About this exercise:
Write out again, exactly, the lines below starting at the one with "- insulating firebrick: 240" and ending at the one with "- mineral wool: 95 mm, k unknown".

Stored items:
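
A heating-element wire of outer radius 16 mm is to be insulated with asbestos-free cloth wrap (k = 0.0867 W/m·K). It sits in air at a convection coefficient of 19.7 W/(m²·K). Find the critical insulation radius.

r_cr ≈ 4.4 mm

For a cylinder r_cr = k/h = 0.0867/19.7
r_cr = 4.4 mm; since the bare radius (16 mm) is above r_cr, any added insulation will reduce heat loss.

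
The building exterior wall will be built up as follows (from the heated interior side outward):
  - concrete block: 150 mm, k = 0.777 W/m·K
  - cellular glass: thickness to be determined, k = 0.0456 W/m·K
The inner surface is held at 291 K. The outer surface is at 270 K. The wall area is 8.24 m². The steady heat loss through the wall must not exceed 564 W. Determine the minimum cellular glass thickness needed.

L ≈ 5.19 mm

Thermal resistances in series:
R_concrete block = L/(kA) = 0.15/(0.777×8.24) = 0.02343 K/W
Sum of the known resistances R_other = 0.02343 K/W
Required total resistance R_tot = ΔT/Q_allow = 21/564 = 0.03723 K/W
R_cellular glass = R_tot − R_other = 0.01381 K/W
L = R·k·A = 0.01381×0.0456×8.24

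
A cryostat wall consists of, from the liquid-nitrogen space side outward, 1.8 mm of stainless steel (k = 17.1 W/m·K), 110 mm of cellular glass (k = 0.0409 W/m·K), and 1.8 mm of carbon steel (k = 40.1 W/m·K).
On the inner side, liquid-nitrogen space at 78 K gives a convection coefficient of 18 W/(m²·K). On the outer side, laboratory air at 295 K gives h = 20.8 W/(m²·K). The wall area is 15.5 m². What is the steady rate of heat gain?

Thermal resistances in series:
R_inner film = 1/(h_i·A) = 1/(18×15.5) = 0.003584 K/W
R_stainless steel = L/(kA) = 0.0018/(17.1×15.5) = 6.791×10^-6 K/W
R_cellular glass = L/(kA) = 0.11/(0.0409×15.5) = 0.1735 K/W
R_carbon steel = L/(kA) = 0.0018/(40.1×15.5) = 2.896×10^-6 K/W
R_outer film = 1/(h_o·A) = 1/(20.8×15.5) = 0.003102 K/W
R_total = 0.1802 K/W
Q = ΔT / R_total = 217 / 0.1802

Q ≈ 1200 W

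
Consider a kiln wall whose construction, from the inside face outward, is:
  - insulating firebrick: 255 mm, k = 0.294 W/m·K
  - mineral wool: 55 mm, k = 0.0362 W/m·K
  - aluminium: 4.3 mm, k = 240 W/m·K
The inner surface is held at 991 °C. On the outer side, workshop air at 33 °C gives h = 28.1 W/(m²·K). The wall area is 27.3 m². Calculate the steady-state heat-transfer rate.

Q ≈ 10800 W

Treating each layer as a thermal resistance in series:
R_insulating firebrick = L/(kA) = 0.255/(0.294×27.3) = 0.03177 K/W
R_mineral wool = L/(kA) = 0.055/(0.0362×27.3) = 0.05565 K/W
R_aluminium = L/(kA) = 0.0043/(240×27.3) = 6.563×10^-7 K/W
R_outer film = 1/(h_o·A) = 1/(28.1×27.3) = 0.001304 K/W
R_total = 0.08873 K/W
Q = ΔT / R_total = 958 / 0.08873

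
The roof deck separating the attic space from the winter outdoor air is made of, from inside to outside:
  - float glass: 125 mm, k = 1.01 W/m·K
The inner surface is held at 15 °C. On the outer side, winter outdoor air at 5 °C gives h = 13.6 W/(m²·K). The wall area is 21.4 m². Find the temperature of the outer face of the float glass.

T ≈ 8.73 °C

Thermal resistances in series:
R_float glass = L/(kA) = 0.125/(1.01×21.4) = 0.005783 K/W
R_outer film = 1/(h_o·A) = 1/(13.6×21.4) = 0.003436 K/W
R_total = 0.009219 K/W;  Q = ΔT/R_total = 10/0.009219 = 1085 W
T_interface = T_inner − Q·ΣR(inner→interface) = 15 − 1080×0.005783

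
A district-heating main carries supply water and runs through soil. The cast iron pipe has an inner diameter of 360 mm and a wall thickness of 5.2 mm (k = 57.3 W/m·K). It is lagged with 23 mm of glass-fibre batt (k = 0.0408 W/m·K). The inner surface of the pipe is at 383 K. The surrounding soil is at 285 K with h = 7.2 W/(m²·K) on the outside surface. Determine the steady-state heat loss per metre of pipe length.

q′ ≈ 174 W/m

Treating each annulus and film as a series resistance:
R_cast iron pipe wall = ln(185.2/180)/(2π×57.3×1) = 7.91×10^-5 K/W
R_glass-fibre batt = ln(208.2/185.2)/(2π×0.0408×1) = 0.4566 K/W
R_outer film = 1/(h_o·2πr_oL) = 1/(7.2×2π×0.2082×1) = 0.1062 K/W
R_total = 0.5629 K/W
Q = ΔT/R_total = 98/0.5629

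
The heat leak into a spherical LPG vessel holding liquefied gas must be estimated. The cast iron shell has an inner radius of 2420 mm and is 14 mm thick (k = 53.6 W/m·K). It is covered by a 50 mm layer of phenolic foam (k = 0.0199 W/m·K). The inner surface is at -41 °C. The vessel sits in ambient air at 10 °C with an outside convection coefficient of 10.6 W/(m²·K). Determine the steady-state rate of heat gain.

Each spherical layer contributes R = (1/r_i − 1/r_o)/(4πk):
R_cast iron shell = (1/2.42 − 1/2.434)/(4π×53.6) = 3.529×10^-6 K/W
R_phenolic foam = (1/2.434 − 1/2.484)/(4π×0.0199) = 0.03307 K/W
R_outer film = 1/(h·4πr_o²) = 1/(10.6×4π×2.484²) = 0.001217 K/W
R_total = 0.03429 K/W
Q = ΔT/R_total = 51/0.03429

Q ≈ 1490 W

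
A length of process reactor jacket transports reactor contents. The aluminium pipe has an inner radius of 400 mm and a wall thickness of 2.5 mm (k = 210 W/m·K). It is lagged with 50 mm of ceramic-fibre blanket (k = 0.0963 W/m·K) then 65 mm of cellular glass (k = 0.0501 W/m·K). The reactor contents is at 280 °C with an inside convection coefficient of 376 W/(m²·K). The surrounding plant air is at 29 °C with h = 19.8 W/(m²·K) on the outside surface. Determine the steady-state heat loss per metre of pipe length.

q′ ≈ 394 W/m

Treating each annulus and film as a series resistance:
R_inner film = 1/(h_i·2πr₁L) = 1/(376×2π×0.4×1) = 0.001058 K/W
R_aluminium pipe wall = ln(402.5/400)/(2π×210×1) = 4.722×10^-6 K/W
R_ceramic-fibre blanket = ln(452.5/402.5)/(2π×0.0963×1) = 0.1935 K/W
R_cellular glass = ln(517.5/452.5)/(2π×0.0501×1) = 0.4264 K/W
R_outer film = 1/(h_o·2πr_oL) = 1/(19.8×2π×0.5175×1) = 0.01553 K/W
R_total = 0.6365 K/W
Q = ΔT/R_total = 251/0.6365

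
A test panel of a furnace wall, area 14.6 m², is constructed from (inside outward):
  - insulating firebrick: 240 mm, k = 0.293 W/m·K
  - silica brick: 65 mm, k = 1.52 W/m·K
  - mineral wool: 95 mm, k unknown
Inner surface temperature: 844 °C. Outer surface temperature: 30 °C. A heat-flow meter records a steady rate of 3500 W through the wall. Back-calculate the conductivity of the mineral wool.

Using the resistance-network approach (series):
R_insulating firebrick = L/(kA) = 0.24/(0.293×14.6) = 0.0561 K/W
R_silica brick = L/(kA) = 0.065/(1.52×14.6) = 0.002929 K/W
Sum of known resistances R_other = 0.05903 K/W
Total R = ΔT/Q = 814/3500 = 0.2326 K/W
R_mineral wool = R_total − R_other = 0.1735 K/W
k = L/(R·A) = 0.095/(0.1735×14.6)

k ≈ 0.0375 W/(m·K)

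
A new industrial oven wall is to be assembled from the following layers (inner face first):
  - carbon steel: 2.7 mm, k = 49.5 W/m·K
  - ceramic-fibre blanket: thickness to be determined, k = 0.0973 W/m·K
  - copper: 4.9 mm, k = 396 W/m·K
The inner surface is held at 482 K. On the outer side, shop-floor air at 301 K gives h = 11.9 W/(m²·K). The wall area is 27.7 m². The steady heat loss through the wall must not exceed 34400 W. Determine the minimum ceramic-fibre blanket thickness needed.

Treating each layer as a thermal resistance in series:
R_carbon steel = L/(kA) = 0.0027/(49.5×27.7) = 1.969×10^-6 K/W
R_copper = L/(kA) = 0.0049/(396×27.7) = 4.467×10^-7 K/W
R_outer film = 1/(h_o·A) = 1/(11.9×27.7) = 0.003034 K/W
Sum of the known resistances R_other = 0.003036 K/W
Required total resistance R_tot = ΔT/Q_allow = 181/34400 = 0.005262 K/W
R_ceramic-fibre blanket = R_tot − R_other = 0.002226 K/W
L = R·k·A = 0.002226×0.0973×27.7

L ≈ 6 mm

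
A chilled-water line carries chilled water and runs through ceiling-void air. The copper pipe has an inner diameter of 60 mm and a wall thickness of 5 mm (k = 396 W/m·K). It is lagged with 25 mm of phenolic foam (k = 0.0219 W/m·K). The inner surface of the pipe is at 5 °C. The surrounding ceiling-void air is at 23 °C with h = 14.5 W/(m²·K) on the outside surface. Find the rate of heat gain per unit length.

q′ ≈ 4.39 W/m

Treating each annulus and film as a series resistance:
R_copper pipe wall = ln(35/30)/(2π×396×1) = 6.195×10^-5 K/W
R_phenolic foam = ln(60/35)/(2π×0.0219×1) = 3.917 K/W
R_outer film = 1/(h_o·2πr_oL) = 1/(14.5×2π×0.06×1) = 0.1829 K/W
R_total = 4.1 K/W
Q = ΔT/R_total = 18/4.1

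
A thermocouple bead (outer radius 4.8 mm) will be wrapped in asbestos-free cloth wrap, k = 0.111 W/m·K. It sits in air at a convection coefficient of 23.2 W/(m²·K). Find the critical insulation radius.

r_cr ≈ 9.57 mm

For a sphere r_cr = 2k/h = 2×0.111/23.2
r_cr = 9.57 mm; since the bare radius (4.8 mm) is below r_cr, adding a thin layer of insulation will *increase* heat loss.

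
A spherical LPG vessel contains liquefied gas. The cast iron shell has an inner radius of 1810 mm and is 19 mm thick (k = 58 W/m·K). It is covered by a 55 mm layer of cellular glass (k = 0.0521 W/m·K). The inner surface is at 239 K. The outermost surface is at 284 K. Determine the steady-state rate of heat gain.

Q ≈ 1850 W

Radial (spherical) resistances in series:
R_cast iron shell = (1/1.81 − 1/1.829)/(4π×58) = 7.875×10^-6 K/W
R_cellular glass = (1/1.829 − 1/1.884)/(4π×0.0521) = 0.02438 K/W
R_total = 0.02439 K/W
Q = ΔT/R_total = 45/0.02439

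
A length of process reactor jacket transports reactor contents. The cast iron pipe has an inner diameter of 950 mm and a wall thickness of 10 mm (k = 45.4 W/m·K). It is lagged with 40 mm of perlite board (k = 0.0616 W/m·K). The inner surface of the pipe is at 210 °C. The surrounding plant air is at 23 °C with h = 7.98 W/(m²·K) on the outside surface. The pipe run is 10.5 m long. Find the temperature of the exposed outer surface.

For a radial system each layer contributes R = ln(r_out/r_in)/(2πkL); films add R = 1/(hA).
R_cast iron pipe wall = ln(485/475)/(2π×45.4×10.5) = 6.956×10^-6 K/W
R_perlite board = ln(525/485)/(2π×0.0616×10.5) = 0.0195 K/W
R_outer film = 1/(h_o·2πr_oL) = 1/(7.98×2π×0.525×10.5) = 0.003618 K/W
R_total = 0.02313 K/W
Q = ΔT/R_total = 187/0.02313
Q = 8090 W
T_interface = T_inner − Q·ΣR(inner→interface) = 210 − 8090×0.01951

T ≈ 52.3 °C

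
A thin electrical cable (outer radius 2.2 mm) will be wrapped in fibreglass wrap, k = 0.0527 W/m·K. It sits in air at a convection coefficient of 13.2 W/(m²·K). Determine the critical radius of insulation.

For a cylinder r_cr = k/h = 0.0527/13.2
r_cr = 3.99 mm; since the bare radius (2.2 mm) is below r_cr, adding a thin layer of insulation will *increase* heat loss.

r_cr ≈ 3.99 mm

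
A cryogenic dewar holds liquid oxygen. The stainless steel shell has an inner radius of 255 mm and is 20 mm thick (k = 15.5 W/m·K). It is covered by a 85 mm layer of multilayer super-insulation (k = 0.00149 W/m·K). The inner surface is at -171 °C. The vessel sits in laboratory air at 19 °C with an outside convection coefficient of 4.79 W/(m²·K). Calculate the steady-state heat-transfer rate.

Q ≈ 4.13 W

Radial (spherical) resistances in series:
R_stainless steel shell = (1/0.255 − 1/0.275)/(4π×15.5) = 0.001464 K/W
R_multilayer super-insulation = (1/0.275 − 1/0.36)/(4π×0.00149) = 45.86 K/W
R_outer film = 1/(h·4πr_o²) = 1/(4.79×4π×0.36²) = 0.1282 K/W
R_total = 45.98 K/W
Q = ΔT/R_total = 190/45.98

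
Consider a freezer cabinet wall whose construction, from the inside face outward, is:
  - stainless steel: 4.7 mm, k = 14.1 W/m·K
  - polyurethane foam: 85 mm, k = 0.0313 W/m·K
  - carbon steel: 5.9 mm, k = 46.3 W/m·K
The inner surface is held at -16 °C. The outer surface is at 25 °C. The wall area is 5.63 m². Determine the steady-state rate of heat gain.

Thermal resistances in series:
R_stainless steel = L/(kA) = 0.0047/(14.1×5.63) = 5.921×10^-5 K/W
R_polyurethane foam = L/(kA) = 0.085/(0.0313×5.63) = 0.4824 K/W
R_carbon steel = L/(kA) = 0.0059/(46.3×5.63) = 2.263×10^-5 K/W
R_total = 0.4824 K/W
Q = ΔT / R_total = 41 / 0.4824

Q ≈ 85 W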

Answer below:
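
  - insulating firebrick: 240 mm, k = 0.293 W/m·K
  - silica brick: 65 mm, k = 1.52 W/m·K
  - mineral wool: 95 mm, k unknown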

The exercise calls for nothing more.